Start of Listed records

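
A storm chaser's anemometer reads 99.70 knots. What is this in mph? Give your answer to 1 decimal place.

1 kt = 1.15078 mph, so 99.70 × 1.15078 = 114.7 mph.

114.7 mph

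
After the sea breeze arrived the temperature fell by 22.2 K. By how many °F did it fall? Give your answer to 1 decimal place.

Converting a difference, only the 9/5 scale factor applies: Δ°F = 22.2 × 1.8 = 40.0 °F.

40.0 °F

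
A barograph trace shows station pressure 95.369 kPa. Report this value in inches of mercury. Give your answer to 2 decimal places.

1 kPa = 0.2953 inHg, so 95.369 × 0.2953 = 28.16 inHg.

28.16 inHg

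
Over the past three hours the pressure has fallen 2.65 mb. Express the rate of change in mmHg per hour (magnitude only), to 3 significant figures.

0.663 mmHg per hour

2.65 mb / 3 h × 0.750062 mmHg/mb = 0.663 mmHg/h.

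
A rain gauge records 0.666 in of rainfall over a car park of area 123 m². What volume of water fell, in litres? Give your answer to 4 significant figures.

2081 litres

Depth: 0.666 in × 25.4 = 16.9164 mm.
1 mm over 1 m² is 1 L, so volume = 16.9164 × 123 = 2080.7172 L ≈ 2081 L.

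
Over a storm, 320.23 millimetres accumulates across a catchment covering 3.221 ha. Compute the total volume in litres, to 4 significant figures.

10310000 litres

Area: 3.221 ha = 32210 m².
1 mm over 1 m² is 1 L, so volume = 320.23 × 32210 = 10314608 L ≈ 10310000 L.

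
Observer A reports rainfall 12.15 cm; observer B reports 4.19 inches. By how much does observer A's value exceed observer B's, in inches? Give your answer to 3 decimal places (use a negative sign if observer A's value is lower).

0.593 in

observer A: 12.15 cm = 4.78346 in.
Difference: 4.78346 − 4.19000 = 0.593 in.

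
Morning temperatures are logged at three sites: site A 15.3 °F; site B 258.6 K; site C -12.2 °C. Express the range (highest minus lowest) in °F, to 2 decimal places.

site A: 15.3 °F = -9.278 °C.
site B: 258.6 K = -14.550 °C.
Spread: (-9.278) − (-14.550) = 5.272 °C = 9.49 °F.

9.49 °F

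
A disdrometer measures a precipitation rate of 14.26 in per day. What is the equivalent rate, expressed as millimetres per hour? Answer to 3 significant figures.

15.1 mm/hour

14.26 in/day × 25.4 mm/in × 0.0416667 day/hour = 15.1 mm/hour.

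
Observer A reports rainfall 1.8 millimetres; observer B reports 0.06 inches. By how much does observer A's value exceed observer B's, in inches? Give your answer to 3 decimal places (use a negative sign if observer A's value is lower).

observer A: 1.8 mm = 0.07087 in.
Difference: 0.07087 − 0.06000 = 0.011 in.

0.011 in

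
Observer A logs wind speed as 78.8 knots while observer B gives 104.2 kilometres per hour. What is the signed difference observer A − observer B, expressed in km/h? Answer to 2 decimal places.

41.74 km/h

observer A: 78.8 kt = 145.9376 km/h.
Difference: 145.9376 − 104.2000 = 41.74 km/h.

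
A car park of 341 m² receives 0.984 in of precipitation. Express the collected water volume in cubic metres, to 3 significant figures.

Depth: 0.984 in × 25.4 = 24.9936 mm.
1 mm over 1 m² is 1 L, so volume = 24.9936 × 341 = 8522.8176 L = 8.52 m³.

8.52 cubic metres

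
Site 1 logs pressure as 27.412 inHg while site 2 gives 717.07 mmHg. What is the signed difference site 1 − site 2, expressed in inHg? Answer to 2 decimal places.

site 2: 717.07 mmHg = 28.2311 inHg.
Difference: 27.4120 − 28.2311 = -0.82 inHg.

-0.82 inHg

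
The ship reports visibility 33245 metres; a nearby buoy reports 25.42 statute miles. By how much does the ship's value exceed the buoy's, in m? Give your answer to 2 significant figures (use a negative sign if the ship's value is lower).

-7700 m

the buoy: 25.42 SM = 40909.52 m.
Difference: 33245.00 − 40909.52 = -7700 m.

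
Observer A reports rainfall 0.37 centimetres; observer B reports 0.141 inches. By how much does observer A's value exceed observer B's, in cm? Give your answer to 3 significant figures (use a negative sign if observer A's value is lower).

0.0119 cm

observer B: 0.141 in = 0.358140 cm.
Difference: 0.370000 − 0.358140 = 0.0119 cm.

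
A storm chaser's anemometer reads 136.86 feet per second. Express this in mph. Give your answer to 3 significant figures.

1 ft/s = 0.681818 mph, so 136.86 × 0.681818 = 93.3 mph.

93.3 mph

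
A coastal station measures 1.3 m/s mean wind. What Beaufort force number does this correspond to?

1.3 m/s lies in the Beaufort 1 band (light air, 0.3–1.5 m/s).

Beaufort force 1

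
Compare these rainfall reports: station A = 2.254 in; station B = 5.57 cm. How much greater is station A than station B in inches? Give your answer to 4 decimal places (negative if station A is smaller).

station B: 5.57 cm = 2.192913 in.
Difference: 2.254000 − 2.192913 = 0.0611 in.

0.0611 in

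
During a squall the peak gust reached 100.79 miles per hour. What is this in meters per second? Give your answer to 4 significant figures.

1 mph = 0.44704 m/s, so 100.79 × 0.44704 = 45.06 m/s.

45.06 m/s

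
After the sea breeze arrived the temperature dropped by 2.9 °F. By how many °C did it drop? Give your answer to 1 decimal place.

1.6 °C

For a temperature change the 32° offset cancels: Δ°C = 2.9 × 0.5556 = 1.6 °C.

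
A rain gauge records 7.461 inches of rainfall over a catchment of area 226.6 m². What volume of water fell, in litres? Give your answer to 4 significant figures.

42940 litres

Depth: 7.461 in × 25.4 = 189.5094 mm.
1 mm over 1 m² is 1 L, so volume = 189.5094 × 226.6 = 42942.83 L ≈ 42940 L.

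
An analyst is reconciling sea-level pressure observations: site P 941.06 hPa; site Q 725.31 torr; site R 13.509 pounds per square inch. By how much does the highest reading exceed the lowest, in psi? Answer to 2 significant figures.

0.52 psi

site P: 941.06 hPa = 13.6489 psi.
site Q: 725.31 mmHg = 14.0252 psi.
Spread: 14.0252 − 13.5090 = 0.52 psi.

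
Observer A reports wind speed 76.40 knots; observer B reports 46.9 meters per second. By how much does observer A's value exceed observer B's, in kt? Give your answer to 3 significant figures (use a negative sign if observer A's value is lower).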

End of Listed records

■ Exercise description ■
For each line shown above, write an exact copy.

■ Answer ■
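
A storm chaser's anemometer reads 99.70 knots. What is this in mph? Give your answer to 1 decimal place.

1 kt = 1.15078 mph, so 99.70 × 1.15078 = 114.7 mph.

114.7 mph

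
After the sea breeze arrived the temperature fell by 22.2 K. By how many °F did it fall? Give your answer to 1 decimal place.

Converting a difference, only the 9/5 scale factor applies: Δ°F = 22.2 × 1.8 = 40.0 °F.

40.0 °F

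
A barograph trace shows station pressure 95.369 kPa. Report this value in inches of mercury. Give your answer to 2 decimal places.

1 kPa = 0.2953 inHg, so 95.369 × 0.2953 = 28.16 inHg.

28.16 inHg

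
Over the past three hours the pressure has fallen 2.65 mb. Express the rate of change in mmHg per hour (magnitude only), to 3 significant figures.

0.663 mmHg per hour

2.65 mb / 3 h × 0.750062 mmHg/mb = 0.663 mmHg/h.

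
A rain gauge records 0.666 in of rainfall over a car park of area 123 m². What volume of water fell, in litres? Give your answer to 4 significant figures.

2081 litres

Depth: 0.666 in × 25.4 = 16.9164 mm.
1 mm over 1 m² is 1 L, so volume = 16.9164 × 123 = 2080.7172 L ≈ 2081 L.

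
Over a storm, 320.23 millimetres accumulates across a catchment covering 3.221 ha. Compute the total volume in litres, to 4 significant figures.

10310000 litres

Area: 3.221 ha = 32210 m².
1 mm over 1 m² is 1 L, so volume = 320.23 × 32210 = 10314608 L ≈ 10310000 L.

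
Observer A reports rainfall 12.15 cm; observer B reports 4.19 inches. By how much does observer A's value exceed observer B's, in inches? Give your answer to 3 decimal places (use a negative sign if observer A's value is lower).

0.593 in

observer A: 12.15 cm = 4.78346 in.
Difference: 4.78346 − 4.19000 = 0.593 in.

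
Morning temperatures are logged at three sites: site A 15.3 °F; site B 258.6 K; site C -12.2 °C. Express the range (highest minus lowest) in °F, to 2 decimal places.

site A: 15.3 °F = -9.278 °C.
site B: 258.6 K = -14.550 °C.
Spread: (-9.278) − (-14.550) = 5.272 °C = 9.49 °F.

9.49 °F

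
A disdrometer measures a precipitation rate of 14.26 in per day. What is the equivalent rate, expressed as millimetres per hour? Answer to 3 significant figures.

15.1 mm/hour

14.26 in/day × 25.4 mm/in × 0.0416667 day/hour = 15.1 mm/hour.

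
Observer A reports rainfall 1.8 millimetres; observer B reports 0.06 inches. By how much does observer A's value exceed observer B's, in inches? Give your answer to 3 decimal places (use a negative sign if observer A's value is lower).

observer A: 1.8 mm = 0.07087 in.
Difference: 0.07087 − 0.06000 = 0.011 in.

0.011 in

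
Observer A logs wind speed as 78.8 knots while observer B gives 104.2 kilometres per hour. What is the signed difference observer A − observer B, expressed in km/h? Answer to 2 decimal places.

41.74 km/h

observer A: 78.8 kt = 145.9376 km/h.
Difference: 145.9376 − 104.2000 = 41.74 km/h.

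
A car park of 341 m² receives 0.984 in of precipitation. Express the collected water volume in cubic metres, to 3 significant figures.

Depth: 0.984 in × 25.4 = 24.9936 mm.
1 mm over 1 m² is 1 L, so volume = 24.9936 × 341 = 8522.8176 L = 8.52 m³.

8.52 cubic metres

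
Site 1 logs pressure as 27.412 inHg while site 2 gives 717.07 mmHg. What is the signed difference site 1 − site 2, expressed in inHg? Answer to 2 decimal places.

site 2: 717.07 mmHg = 28.2311 inHg.
Difference: 27.4120 − 28.2311 = -0.82 inHg.

-0.82 inHg

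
The ship reports visibility 33245 metres; a nearby buoy reports 25.42 statute miles. By how much does the ship's value exceed the buoy's, in m? Give your answer to 2 significant figures (use a negative sign if the ship's value is lower).

-7700 m

the buoy: 25.42 SM = 40909.52 m.
Difference: 33245.00 − 40909.52 = -7700 m.

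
Observer A reports rainfall 0.37 centimetres; observer B reports 0.141 inches. By how much does observer A's value exceed observer B's, in cm? Give your answer to 3 significant figures (use a negative sign if observer A's value is lower).

0.0119 cm

observer B: 0.141 in = 0.358140 cm.
Difference: 0.370000 − 0.358140 = 0.0119 cm.

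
A storm chaser's anemometer reads 136.86 feet per second. Express this in mph. Give your answer to 3 significant figures.

1 ft/s = 0.681818 mph, so 136.86 × 0.681818 = 93.3 mph.

93.3 mph

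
A coastal station measures 1.3 m/s mean wind. What Beaufort force number does this correspond to?

1.3 m/s lies in the Beaufort 1 band (light air, 0.3–1.5 m/s).

Beaufort force 1

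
Compare these rainfall reports: station A = 2.254 in; station B = 5.57 cm. How much greater is station A than station B in inches? Give your answer to 4 decimal places (negative if station A is smaller).

station B: 5.57 cm = 2.192913 in.
Difference: 2.254000 − 2.192913 = 0.0611 in.

0.0611 in

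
During a squall the peak gust reached 100.79 miles per hour. What is this in meters per second? Give your answer to 4 significant figures.

1 mph = 0.44704 m/s, so 100.79 × 0.44704 = 45.06 m/s.

45.06 m/s

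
After the sea breeze arrived the temperature dropped by 2.9 °F. By how many °C did it drop? Give your answer to 1 decimal place.

1.6 °C

For a temperature change the 32° offset cancels: Δ°C = 2.9 × 0.5556 = 1.6 °C.

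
A rain gauge records 7.461 inches of rainfall over a catchment of area 226.6 m². What volume of water fell, in litres? Give your answer to 4 significant figures.

42940 litres

Depth: 7.461 in × 25.4 = 189.5094 mm.
1 mm over 1 m² is 1 L, so volume = 189.5094 × 226.6 = 42942.83 L ≈ 42940 L.

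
An analyst is reconciling sea-level pressure observations: site P 941.06 hPa; site Q 725.31 torr; site R 13.509 pounds per square inch. By how much does the highest reading exceed the lowest, in psi? Answer to 2 significant figures.

0.52 psi

site P: 941.06 hPa = 13.6489 psi.
site Q: 725.31 mmHg = 14.0252 psi.
Spread: 14.0252 − 13.5090 = 0.52 psi.

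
Observer A reports wind speed 76.40 knots; observer B reports 46.9 meters per second. By how much does observer A's value exceed observer B's, in kt? Give your answer to 3 significant figures (use a negative sign if observer A's value is lower).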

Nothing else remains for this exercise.